*WORK INSTRUCTIONS*:
Within the data below, count the lines that include "read" and give only the count.

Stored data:
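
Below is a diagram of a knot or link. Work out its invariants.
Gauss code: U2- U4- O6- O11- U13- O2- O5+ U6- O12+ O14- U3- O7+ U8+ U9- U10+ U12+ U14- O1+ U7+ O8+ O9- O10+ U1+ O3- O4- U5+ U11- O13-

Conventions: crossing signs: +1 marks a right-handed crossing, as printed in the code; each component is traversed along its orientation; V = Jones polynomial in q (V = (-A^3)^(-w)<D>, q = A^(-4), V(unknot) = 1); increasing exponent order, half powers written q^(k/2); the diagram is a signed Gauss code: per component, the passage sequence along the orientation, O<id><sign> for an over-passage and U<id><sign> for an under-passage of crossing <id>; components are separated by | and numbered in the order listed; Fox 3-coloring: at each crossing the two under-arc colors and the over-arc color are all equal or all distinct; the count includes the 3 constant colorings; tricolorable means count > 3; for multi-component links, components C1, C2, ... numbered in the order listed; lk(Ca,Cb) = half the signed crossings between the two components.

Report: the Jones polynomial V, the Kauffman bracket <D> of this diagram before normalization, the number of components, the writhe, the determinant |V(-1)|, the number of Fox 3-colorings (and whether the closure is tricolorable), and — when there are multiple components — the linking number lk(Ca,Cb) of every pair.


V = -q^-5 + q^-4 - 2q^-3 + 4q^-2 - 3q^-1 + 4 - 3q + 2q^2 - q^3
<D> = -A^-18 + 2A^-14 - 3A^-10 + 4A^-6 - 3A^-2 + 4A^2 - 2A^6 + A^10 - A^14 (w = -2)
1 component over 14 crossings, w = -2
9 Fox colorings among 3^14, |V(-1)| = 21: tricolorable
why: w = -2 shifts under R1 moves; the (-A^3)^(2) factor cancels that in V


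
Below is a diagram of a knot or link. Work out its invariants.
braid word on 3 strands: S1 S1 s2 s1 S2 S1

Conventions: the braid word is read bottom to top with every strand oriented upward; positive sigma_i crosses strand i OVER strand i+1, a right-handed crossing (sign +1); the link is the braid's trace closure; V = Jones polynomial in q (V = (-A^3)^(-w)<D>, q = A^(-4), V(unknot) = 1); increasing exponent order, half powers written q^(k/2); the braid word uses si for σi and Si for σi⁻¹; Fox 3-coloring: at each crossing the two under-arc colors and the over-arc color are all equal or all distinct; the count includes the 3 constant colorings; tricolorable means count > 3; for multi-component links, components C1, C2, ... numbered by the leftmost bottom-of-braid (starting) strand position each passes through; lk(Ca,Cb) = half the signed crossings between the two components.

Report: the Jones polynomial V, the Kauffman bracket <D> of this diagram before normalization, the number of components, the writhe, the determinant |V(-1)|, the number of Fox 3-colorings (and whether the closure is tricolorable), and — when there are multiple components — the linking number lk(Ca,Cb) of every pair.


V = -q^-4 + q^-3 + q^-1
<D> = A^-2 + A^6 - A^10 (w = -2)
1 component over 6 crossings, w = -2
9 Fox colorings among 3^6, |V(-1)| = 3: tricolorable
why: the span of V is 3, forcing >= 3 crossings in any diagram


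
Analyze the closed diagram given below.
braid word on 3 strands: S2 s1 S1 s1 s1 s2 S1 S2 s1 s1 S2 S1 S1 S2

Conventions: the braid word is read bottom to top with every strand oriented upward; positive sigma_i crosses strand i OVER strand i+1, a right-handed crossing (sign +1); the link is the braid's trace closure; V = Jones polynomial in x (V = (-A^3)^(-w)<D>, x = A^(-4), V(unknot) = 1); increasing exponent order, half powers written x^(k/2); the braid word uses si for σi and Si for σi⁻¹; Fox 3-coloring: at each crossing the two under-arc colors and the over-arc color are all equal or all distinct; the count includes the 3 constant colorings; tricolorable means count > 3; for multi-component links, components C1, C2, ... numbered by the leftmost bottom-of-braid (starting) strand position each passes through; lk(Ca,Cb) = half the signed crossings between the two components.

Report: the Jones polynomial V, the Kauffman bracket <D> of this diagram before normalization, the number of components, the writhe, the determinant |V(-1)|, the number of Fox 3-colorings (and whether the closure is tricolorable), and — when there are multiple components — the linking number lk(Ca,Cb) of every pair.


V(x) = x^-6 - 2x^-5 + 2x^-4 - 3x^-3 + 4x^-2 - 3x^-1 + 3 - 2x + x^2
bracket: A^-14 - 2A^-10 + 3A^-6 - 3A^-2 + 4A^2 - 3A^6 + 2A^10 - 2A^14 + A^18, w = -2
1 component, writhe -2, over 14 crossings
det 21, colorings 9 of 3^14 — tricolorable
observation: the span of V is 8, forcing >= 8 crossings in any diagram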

*RESULT*:
2